▸ **Problem**: Give again, word for word, every line in the entries below from the line with "0.4 | 0.4 | 1.3 |" up to and including the line with "178.4 | 277.4 |", and no other line.

▸ **Entries supplied**:
▬▬▬▬▬▬

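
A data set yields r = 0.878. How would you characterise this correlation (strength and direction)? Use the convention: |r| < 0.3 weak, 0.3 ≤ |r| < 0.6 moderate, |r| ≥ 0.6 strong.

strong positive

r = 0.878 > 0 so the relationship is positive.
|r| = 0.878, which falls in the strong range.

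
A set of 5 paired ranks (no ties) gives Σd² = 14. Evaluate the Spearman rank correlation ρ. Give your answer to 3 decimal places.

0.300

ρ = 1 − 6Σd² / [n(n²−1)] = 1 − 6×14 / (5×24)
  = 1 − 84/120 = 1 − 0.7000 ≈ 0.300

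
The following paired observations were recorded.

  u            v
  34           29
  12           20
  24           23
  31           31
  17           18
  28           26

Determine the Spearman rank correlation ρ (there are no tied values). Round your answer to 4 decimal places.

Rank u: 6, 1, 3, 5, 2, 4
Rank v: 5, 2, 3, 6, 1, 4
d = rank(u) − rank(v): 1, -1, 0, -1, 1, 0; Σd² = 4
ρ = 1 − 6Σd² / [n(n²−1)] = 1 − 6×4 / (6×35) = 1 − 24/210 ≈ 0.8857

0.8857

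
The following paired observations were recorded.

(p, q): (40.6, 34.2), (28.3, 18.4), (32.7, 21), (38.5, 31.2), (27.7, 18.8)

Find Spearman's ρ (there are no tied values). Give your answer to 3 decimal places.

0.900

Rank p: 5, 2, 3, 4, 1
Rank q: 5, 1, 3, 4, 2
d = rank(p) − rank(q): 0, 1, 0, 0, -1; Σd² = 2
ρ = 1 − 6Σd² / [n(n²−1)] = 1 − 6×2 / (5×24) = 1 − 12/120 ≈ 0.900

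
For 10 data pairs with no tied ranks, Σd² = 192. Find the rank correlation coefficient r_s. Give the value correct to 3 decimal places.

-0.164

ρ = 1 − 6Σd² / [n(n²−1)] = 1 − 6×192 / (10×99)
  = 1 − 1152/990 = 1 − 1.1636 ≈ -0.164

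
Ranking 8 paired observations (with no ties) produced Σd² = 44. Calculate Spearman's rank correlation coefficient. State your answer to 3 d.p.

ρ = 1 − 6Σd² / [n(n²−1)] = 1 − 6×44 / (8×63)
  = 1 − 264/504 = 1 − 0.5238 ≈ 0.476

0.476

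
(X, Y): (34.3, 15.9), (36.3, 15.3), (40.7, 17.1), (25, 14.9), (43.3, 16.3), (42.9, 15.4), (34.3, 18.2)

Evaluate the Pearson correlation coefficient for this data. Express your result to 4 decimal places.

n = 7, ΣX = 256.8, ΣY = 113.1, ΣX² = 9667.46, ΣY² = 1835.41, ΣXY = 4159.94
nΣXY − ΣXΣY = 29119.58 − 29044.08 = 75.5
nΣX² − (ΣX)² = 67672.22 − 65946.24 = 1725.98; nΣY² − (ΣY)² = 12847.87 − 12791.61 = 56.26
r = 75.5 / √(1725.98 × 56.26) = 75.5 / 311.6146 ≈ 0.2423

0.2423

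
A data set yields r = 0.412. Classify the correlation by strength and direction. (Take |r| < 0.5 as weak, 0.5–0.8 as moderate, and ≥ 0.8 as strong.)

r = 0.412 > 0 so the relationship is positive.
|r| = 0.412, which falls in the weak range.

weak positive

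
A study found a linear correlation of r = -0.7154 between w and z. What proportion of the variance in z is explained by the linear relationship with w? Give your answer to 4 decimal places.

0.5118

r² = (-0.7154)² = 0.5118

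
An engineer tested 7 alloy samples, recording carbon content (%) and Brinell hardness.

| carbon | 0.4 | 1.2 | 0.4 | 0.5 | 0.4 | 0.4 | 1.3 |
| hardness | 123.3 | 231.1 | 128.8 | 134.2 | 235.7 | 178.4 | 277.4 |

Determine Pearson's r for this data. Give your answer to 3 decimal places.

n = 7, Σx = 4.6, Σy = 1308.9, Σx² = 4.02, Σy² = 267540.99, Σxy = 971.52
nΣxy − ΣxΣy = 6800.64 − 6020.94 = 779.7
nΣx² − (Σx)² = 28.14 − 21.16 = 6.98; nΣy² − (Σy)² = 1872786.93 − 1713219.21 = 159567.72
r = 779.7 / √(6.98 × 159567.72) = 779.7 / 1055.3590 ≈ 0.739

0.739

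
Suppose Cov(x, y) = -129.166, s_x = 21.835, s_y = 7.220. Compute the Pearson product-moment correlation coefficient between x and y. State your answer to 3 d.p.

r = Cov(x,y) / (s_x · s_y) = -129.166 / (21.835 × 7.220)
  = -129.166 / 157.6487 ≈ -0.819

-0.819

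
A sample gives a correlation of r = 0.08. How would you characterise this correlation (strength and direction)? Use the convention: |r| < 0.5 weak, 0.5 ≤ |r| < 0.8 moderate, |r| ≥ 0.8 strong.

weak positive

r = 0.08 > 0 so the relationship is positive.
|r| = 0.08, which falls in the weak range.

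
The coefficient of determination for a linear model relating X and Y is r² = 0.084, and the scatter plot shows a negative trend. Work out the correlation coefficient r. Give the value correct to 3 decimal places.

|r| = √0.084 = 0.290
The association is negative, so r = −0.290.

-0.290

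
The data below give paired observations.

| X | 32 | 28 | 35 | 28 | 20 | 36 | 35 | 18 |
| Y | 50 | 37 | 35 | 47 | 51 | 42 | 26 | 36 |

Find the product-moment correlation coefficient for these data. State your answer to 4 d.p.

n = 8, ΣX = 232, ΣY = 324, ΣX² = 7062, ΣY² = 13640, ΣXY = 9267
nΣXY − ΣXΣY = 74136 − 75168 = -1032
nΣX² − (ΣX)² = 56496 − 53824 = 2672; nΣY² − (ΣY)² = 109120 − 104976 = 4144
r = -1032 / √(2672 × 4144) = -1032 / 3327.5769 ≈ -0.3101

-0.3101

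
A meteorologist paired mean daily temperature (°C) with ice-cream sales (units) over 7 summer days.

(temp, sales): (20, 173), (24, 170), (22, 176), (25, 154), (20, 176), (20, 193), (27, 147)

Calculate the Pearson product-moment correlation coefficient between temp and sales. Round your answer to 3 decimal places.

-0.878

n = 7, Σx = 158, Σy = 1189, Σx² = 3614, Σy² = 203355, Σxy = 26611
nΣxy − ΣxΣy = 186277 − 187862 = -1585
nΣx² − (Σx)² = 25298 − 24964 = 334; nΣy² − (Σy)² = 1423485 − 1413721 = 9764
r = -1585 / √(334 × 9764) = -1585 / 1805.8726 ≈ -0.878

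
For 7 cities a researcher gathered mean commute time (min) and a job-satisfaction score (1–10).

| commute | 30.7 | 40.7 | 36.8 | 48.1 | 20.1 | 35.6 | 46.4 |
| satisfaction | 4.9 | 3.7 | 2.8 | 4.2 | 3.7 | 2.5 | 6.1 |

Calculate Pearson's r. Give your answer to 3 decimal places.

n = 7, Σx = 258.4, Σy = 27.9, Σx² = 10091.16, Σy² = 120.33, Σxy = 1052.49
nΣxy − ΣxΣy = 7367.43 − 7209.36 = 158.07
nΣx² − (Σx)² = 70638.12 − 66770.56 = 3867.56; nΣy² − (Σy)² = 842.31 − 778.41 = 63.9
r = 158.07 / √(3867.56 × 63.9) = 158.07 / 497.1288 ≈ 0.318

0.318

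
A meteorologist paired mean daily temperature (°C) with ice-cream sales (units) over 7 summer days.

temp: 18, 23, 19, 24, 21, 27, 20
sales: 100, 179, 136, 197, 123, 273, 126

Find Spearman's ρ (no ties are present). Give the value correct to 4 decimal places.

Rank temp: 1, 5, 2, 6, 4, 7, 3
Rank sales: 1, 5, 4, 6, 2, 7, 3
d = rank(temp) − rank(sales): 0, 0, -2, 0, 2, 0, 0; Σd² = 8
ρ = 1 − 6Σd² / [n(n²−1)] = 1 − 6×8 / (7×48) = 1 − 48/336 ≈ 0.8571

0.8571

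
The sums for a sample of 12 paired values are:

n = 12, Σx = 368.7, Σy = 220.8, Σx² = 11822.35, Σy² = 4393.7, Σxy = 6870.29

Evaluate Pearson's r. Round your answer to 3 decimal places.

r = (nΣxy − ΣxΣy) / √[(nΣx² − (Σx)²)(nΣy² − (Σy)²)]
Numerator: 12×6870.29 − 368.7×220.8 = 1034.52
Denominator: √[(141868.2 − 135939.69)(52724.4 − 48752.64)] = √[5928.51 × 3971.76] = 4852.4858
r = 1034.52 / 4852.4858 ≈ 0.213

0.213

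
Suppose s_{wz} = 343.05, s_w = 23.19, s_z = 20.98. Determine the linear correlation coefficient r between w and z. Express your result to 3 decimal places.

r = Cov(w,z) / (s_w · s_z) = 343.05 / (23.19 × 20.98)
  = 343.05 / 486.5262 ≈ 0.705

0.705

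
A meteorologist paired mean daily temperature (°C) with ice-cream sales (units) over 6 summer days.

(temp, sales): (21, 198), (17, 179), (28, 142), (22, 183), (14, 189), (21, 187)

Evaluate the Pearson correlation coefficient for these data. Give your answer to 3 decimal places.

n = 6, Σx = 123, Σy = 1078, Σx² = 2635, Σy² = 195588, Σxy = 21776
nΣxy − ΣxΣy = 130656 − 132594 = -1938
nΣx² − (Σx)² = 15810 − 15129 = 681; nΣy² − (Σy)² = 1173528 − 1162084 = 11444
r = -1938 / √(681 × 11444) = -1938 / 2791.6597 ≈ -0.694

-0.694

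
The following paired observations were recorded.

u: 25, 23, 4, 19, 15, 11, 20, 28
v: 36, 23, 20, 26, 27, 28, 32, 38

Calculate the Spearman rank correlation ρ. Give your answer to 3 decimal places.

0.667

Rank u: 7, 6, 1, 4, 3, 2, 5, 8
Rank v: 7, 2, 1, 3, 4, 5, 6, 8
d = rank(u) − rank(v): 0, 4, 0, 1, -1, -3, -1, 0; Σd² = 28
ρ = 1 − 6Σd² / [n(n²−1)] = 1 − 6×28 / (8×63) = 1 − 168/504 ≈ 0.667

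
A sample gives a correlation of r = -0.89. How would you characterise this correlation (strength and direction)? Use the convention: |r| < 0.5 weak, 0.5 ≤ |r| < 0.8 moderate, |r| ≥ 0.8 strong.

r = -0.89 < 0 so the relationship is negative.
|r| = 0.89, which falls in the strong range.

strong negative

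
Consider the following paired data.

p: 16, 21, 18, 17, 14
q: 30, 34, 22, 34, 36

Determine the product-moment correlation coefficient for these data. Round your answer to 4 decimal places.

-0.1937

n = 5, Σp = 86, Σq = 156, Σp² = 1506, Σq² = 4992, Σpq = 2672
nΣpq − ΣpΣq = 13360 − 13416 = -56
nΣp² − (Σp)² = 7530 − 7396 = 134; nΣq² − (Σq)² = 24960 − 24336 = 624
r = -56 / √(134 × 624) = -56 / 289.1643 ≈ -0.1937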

▬▬▬▬▬▬

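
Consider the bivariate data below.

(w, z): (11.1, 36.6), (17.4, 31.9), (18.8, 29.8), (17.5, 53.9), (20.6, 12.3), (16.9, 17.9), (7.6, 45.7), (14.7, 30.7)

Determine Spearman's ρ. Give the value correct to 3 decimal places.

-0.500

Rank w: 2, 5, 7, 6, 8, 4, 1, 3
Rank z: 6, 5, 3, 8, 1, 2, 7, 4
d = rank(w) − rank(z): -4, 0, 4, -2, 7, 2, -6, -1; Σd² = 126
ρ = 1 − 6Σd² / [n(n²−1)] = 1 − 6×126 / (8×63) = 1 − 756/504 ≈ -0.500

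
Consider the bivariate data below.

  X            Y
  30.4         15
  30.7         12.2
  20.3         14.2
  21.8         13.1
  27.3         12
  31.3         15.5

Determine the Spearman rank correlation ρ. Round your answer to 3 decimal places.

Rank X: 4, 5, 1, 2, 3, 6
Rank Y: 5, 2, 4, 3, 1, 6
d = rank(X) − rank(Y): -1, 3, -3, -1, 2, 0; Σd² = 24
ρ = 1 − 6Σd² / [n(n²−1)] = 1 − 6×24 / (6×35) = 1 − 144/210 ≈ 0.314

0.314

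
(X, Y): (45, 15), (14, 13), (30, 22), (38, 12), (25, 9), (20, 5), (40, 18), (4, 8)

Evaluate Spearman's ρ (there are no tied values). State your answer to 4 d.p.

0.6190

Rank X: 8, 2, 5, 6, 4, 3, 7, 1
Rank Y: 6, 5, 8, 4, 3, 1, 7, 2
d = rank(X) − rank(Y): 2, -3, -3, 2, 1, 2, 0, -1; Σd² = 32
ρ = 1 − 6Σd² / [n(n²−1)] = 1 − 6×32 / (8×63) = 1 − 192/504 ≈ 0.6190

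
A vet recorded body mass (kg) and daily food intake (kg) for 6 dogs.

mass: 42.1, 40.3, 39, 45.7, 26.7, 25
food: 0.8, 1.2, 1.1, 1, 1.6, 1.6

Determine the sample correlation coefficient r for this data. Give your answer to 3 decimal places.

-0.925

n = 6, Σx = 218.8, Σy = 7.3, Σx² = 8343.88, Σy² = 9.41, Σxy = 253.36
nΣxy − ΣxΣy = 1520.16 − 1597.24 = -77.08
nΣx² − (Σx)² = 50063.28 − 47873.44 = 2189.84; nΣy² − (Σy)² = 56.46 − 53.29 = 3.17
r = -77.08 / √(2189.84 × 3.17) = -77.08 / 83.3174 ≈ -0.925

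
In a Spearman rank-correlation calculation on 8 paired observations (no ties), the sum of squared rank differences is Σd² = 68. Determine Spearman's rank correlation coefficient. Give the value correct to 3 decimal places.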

▬▬▬▬▬▬

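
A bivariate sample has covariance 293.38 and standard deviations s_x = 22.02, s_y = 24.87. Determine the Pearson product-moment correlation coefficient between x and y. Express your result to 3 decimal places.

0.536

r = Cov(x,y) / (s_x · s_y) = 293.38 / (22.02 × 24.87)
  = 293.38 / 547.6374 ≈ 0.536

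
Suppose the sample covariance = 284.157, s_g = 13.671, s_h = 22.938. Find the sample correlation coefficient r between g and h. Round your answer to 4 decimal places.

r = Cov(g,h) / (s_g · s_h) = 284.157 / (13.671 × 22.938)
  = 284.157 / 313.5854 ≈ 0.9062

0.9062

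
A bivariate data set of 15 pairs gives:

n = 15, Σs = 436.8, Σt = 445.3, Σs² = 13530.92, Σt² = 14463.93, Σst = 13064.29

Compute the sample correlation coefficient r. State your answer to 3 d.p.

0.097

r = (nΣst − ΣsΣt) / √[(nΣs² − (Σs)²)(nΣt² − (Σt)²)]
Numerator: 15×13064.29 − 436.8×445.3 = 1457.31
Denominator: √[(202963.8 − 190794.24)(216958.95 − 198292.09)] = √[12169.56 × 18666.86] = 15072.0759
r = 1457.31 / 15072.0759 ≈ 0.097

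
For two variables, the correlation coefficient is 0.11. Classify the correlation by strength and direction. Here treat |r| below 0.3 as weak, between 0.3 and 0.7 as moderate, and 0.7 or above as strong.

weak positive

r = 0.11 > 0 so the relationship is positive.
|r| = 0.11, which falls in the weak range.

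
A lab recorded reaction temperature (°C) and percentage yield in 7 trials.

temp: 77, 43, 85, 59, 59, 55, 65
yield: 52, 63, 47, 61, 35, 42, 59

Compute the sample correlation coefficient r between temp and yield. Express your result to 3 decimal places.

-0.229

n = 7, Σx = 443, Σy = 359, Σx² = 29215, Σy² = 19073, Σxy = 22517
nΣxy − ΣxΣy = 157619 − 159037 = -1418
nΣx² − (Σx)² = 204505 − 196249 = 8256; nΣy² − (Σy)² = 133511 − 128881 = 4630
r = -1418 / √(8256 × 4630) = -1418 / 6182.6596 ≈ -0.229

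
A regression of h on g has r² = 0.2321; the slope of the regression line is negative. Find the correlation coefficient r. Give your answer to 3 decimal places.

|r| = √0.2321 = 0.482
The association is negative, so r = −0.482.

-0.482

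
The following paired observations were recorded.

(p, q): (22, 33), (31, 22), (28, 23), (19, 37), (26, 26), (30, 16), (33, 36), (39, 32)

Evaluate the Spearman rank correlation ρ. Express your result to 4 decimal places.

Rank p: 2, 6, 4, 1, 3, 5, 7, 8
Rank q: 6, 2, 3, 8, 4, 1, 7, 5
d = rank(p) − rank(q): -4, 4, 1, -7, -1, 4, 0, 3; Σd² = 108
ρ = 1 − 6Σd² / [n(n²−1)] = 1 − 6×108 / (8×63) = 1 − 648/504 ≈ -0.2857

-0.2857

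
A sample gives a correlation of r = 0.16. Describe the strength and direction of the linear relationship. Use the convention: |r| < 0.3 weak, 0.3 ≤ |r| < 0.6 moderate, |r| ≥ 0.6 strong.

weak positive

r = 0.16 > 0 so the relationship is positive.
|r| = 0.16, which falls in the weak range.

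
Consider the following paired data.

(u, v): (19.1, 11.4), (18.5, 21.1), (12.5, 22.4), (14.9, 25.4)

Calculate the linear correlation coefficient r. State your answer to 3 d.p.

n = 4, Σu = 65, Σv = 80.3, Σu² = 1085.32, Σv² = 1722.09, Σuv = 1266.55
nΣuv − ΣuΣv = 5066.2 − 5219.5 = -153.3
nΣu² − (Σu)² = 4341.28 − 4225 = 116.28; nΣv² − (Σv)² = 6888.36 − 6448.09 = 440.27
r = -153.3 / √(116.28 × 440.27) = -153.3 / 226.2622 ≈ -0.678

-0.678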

▬▬▬▬▬▬

▸ **Solution for this task**:
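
| carbon | 0.4 | 1.2 | 0.4 | 0.5 | 0.4 | 0.4 | 1.3 |
| hardness | 123.3 | 231.1 | 128.8 | 134.2 | 235.7 | 178.4 | 277.4 |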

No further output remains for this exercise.